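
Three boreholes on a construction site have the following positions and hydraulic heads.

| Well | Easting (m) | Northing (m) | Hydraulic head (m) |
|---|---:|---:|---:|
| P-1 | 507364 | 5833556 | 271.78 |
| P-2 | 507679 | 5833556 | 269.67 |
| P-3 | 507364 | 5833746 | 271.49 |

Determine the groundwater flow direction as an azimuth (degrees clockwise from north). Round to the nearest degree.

077°

∂h/∂x = (269.67 − 271.78) / (507679 − 507364) = -0.006698
∂h/∂y = (271.49 − 271.78) / (5833746 − 5833556) = -0.001526
Flow direction (−∇h) has components (+0.006698 E, +0.001526 N).
Azimuth = atan2(E, N) = atan2(+0.006698, +0.001526) = 77.2° ≈ 077°.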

◇ ◇ ◇ ◇

Could the entire listing be repeated exactly as written?

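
Three boreholes on a construction site have the following positions and hydraulic heads.

| Well | Easting (m) | Northing (m) | Hydraulic head (m) |
|---|---:|---:|---:|
| P-1 | 507364 | 5833556 | 271.78 |
| P-2 | 507679 | 5833556 | 269.67 |
| P-3 | 507364 | 5833746 | 271.49 |

Determine the groundwater flow direction as an azimuth (degrees clockwise from north). Round to the nearest degree.

077°

∂h/∂x = (269.67 − 271.78) / (507679 − 507364) = -0.006698
∂h/∂y = (271.49 − 271.78) / (5833746 − 5833556) = -0.001526
Flow direction (−∇h) has components (+0.006698 E, +0.001526 N).
Azimuth = atan2(E, N) = atan2(+0.006698, +0.001526) = 77.2° ≈ 077°.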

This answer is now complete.